**Assigned task**.
Print out the records that follow, exactly and completely.

**Data provided**.
=== Section Start ===

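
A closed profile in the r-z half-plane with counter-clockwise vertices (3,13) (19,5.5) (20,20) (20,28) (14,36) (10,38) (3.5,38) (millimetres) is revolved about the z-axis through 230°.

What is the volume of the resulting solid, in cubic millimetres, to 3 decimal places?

Profile (r,z), 7 vertices: (3,13) (19,5.5) (20,20) (20,28) (14,36) (10,38) (3.5,38)
edge 0: (3,13)→(19,5.5)  cross = 3·5.5 − 19·13 = -230.5000; (r_i+r_j)·cross = 22·-230.5000 = -5071.0000
edge 1: (19,5.5)→(20,20)  cross = 19·20 − 20·5.5 = 270.0000; (r_i+r_j)·cross = 39·270.0000 = 10530.0000
edge 2: (20,20)→(20,28)  cross = 20·28 − 20·20 = 160.0000; (r_i+r_j)·cross = 40·160.0000 = 6400.0000
edge 3: (20,28)→(14,36)  cross = 20·36 − 14·28 = 328.0000; (r_i+r_j)·cross = 34·328.0000 = 11152.0000
edge 4: (14,36)→(10,38)  cross = 14·38 − 10·36 = 172.0000; (r_i+r_j)·cross = 24·172.0000 = 4128.0000
edge 5: (10,38)→(3.5,38)  cross = 10·38 − 3.5·38 = 247.0000; (r_i+r_j)·cross = 13.5·247.0000 = 3334.5000
edge 6: (3.5,38)→(3,13)  cross = 3.5·13 − 3·38 = -68.5000; (r_i+r_j)·cross = 6.5·-68.5000 = -445.2500
Σcross = 878.0000 → A = |Σcross|/2 = 439.0000 mm²
Σ(r_i+r_j)·cross = 30028.2500 → first moment M = |Σ|/6 = 5004.7083
R_c = M/A = 5004.7083/439.0000 = 11.4002 mm
θ = 230° = 4.014257 rad
V = θ·R_c·A = 4.014257·11.4002·439.0000 = 20090.187 mm³

Volume = 20090.187 mm³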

=== Section End ===

**Solution**.
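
A closed profile in the r-z half-plane with counter-clockwise vertices (3,13) (19,5.5) (20,20) (20,28) (14,36) (10,38) (3.5,38) (millimetres) is revolved about the z-axis through 230°.

What is the volume of the resulting solid, in cubic millimetres, to 3 decimal places?

Profile (r,z), 7 vertices: (3,13) (19,5.5) (20,20) (20,28) (14,36) (10,38) (3.5,38)
edge 0: (3,13)→(19,5.5)  cross = 3·5.5 − 19·13 = -230.5000; (r_i+r_j)·cross = 22·-230.5000 = -5071.0000
edge 1: (19,5.5)→(20,20)  cross = 19·20 − 20·5.5 = 270.0000; (r_i+r_j)·cross = 39·270.0000 = 10530.0000
edge 2: (20,20)→(20,28)  cross = 20·28 − 20·20 = 160.0000; (r_i+r_j)·cross = 40·160.0000 = 6400.0000
edge 3: (20,28)→(14,36)  cross = 20·36 − 14·28 = 328.0000; (r_i+r_j)·cross = 34·328.0000 = 11152.0000
edge 4: (14,36)→(10,38)  cross = 14·38 − 10·36 = 172.0000; (r_i+r_j)·cross = 24·172.0000 = 4128.0000
edge 5: (10,38)→(3.5,38)  cross = 10·38 − 3.5·38 = 247.0000; (r_i+r_j)·cross = 13.5·247.0000 = 3334.5000
edge 6: (3.5,38)→(3,13)  cross = 3.5·13 − 3·38 = -68.5000; (r_i+r_j)·cross = 6.5·-68.5000 = -445.2500
Σcross = 878.0000 → A = |Σcross|/2 = 439.0000 mm²
Σ(r_i+r_j)·cross = 30028.2500 → first moment M = |Σ|/6 = 5004.7083
R_c = M/A = 5004.7083/439.0000 = 11.4002 mm
θ = 230° = 4.014257 rad
V = θ·R_c·A = 4.014257·11.4002·439.0000 = 20090.187 mm³

Volume = 20090.187 mm³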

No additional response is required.